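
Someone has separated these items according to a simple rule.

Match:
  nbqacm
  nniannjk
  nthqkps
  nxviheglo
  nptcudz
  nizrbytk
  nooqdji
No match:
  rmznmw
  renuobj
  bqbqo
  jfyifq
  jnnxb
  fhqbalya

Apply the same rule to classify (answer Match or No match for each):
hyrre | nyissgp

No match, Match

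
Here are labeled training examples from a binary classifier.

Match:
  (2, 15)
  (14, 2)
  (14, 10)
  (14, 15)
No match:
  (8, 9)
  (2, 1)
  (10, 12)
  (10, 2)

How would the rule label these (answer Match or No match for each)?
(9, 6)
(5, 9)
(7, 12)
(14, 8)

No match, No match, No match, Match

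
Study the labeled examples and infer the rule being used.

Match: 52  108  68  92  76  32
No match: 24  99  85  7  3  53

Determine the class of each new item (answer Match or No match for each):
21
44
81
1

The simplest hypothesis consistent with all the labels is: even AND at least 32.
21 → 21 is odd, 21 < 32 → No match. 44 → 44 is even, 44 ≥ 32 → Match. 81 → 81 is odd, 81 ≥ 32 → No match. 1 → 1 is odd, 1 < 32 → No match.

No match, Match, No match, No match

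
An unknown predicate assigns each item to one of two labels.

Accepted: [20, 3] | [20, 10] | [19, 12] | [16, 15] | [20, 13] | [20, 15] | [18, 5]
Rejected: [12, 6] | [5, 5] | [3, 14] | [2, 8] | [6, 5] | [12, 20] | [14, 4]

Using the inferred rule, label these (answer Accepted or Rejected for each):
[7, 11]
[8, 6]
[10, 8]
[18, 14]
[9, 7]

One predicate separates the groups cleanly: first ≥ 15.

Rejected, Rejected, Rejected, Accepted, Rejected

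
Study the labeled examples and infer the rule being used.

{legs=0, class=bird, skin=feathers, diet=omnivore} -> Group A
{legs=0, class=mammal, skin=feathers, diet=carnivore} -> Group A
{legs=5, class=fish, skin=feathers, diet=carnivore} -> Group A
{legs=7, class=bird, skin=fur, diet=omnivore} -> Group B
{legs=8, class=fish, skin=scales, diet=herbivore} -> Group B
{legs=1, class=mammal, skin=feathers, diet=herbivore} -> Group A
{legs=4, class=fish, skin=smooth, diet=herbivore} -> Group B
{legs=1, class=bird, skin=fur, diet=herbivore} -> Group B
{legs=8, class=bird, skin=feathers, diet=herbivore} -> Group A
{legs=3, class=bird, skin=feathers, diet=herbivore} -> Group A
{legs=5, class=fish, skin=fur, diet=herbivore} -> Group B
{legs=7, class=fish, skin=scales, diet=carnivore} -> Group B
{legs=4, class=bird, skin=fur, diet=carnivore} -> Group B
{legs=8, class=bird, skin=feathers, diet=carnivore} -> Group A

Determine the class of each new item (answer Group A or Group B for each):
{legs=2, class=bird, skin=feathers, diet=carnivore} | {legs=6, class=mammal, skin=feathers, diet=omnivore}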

• _What to do_
Please retype the whole of the material above exactly.

• _Output_
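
Someone has separated these items according to a simple rule.

Match:
  nbqacm
  nniannjk
  nthqkps
  nxviheglo
  nptcudz
  nizrbytk
  nooqdji
No match:
  rmznmw
  renuobj
  bqbqo
  jfyifq
  jnnxb
  fhqbalya

Apply the same rule to classify (answer Match or No match for each):
hyrre | nyissgp

No match, Match

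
Here are labeled training examples from a binary classifier.

Match:
  (2, 15)
  (14, 2)
  (14, 10)
  (14, 15)
No match:
  (8, 9)
  (2, 1)
  (10, 12)
  (10, 2)

How would the rule label these (answer Match or No match for each)?
(9, 6)
(5, 9)
(7, 12)
(14, 8)

No match, No match, No match, Match

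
Study the labeled examples and infer the rule being used.

Match: 52  108  68  92  76  32
No match: 24  99  85  7  3  53

Determine the class of each new item (answer Match or No match for each):
21
44
81
1

The simplest hypothesis consistent with all the labels is: even AND at least 32.
21 → 21 is odd, 21 < 32 → No match. 44 → 44 is even, 44 ≥ 32 → Match. 81 → 81 is odd, 81 ≥ 32 → No match. 1 → 1 is odd, 1 < 32 → No match.

No match, Match, No match, No match

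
An unknown predicate assigns each item to one of two labels.

Accepted: [20, 3] | [20, 10] | [19, 12] | [16, 15] | [20, 13] | [20, 15] | [18, 5]
Rejected: [12, 6] | [5, 5] | [3, 14] | [2, 8] | [6, 5] | [12, 20] | [14, 4]

Using the inferred rule, label these (answer Accepted or Rejected for each):
[7, 11]
[8, 6]
[10, 8]
[18, 14]
[9, 7]

One predicate separates the groups cleanly: first ≥ 15.

Rejected, Rejected, Rejected, Accepted, Rejected

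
Study the labeled examples and infer the rule being used.

{legs=0, class=bird, skin=feathers, diet=omnivore} -> Group A
{legs=0, class=mammal, skin=feathers, diet=carnivore} -> Group A
{legs=5, class=fish, skin=feathers, diet=carnivore} -> Group A
{legs=7, class=bird, skin=fur, diet=omnivore} -> Group B
{legs=8, class=fish, skin=scales, diet=herbivore} -> Group B
{legs=1, class=mammal, skin=feathers, diet=herbivore} -> Group A
{legs=4, class=fish, skin=smooth, diet=herbivore} -> Group B
{legs=1, class=bird, skin=fur, diet=herbivore} -> Group B
{legs=8, class=bird, skin=feathers, diet=herbivore} -> Group A
{legs=3, class=bird, skin=feathers, diet=herbivore} -> Group A
{legs=5, class=fish, skin=fur, diet=herbivore} -> Group B
{legs=7, class=fish, skin=scales, diet=carnivore} -> Group B
{legs=4, class=bird, skin=fur, diet=carnivore} -> Group B
{legs=8, class=bird, skin=feathers, diet=carnivore} -> Group A

Determine the class of each new item (answer Group A or Group B for each):
{legs=2, class=bird, skin=feathers, diet=carnivore} | {legs=6, class=mammal, skin=feathers, diet=omnivore}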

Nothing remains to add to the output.